**EXERCISE GOAL**. Set the data down again so that every line matches exactly.

**Entries taken from a collection**.

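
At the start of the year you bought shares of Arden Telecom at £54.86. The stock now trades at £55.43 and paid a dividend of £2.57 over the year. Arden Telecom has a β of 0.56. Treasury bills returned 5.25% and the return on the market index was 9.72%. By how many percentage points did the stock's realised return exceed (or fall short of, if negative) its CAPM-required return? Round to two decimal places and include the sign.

-2.03%

Realised HPR = (P1 + D1 − P0) / P0 = (55.43 + 2.57 − 54.86) / 54.86 = 3.14 / 54.86 = 5.7237%
MRP = 9.72% − 5.25% = 4.47%
CAPM required = R_f + β·MRP = 5.25% + 0.56 × 4.47% = 7.7532%
α = realised − required = 5.7237% − 7.7532% = -2.03%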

**RESPONSE FOR THIS EXERCISE**.
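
At the start of the year you bought shares of Arden Telecom at £54.86. The stock now trades at £55.43 and paid a dividend of £2.57 over the year. Arden Telecom has a β of 0.56. Treasury bills returned 5.25% and the return on the market index was 9.72%. By how many percentage points did the stock's realised return exceed (or fall short of, if negative) its CAPM-required return? Round to two decimal places and include the sign.

-2.03%

Realised HPR = (P1 + D1 − P0) / P0 = (55.43 + 2.57 − 54.86) / 54.86 = 3.14 / 54.86 = 5.7237%
MRP = 9.72% − 5.25% = 4.47%
CAPM required = R_f + β·MRP = 5.25% + 0.56 × 4.47% = 7.7532%
α = realised − required = 5.7237% − 7.7532% = -2.03%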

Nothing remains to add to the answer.